Segment Open
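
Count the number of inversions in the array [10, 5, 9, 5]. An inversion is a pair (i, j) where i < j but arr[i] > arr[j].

Finding inversions in [10, 5, 9, 5]:

(0, 1): arr[0]=10 > arr[1]=5
(0, 2): arr[0]=10 > arr[2]=9
(0, 3): arr[0]=10 > arr[3]=5
(2, 3): arr[2]=9 > arr[3]=5

Total inversions: 4

The array has 4 inversion(s): (0,1), (0,2), (0,3), (2,3). Each pair (i,j) satisfies i < j and arr[i] > arr[j].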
Segment Closed
Problem to work on:
An identical copy of the preceding records should be returned.

Reply:
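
Count the number of inversions in the array [10, 5, 9, 5]. An inversion is a pair (i, j) where i < j but arr[i] > arr[j].

Finding inversions in [10, 5, 9, 5]:

(0, 1): arr[0]=10 > arr[1]=5
(0, 2): arr[0]=10 > arr[2]=9
(0, 3): arr[0]=10 > arr[3]=5
(2, 3): arr[2]=9 > arr[3]=5

Total inversions: 4

The array has 4 inversion(s): (0,1), (0,2), (0,3), (2,3). Each pair (i,j) satisfies i < j and arr[i] > arr[j].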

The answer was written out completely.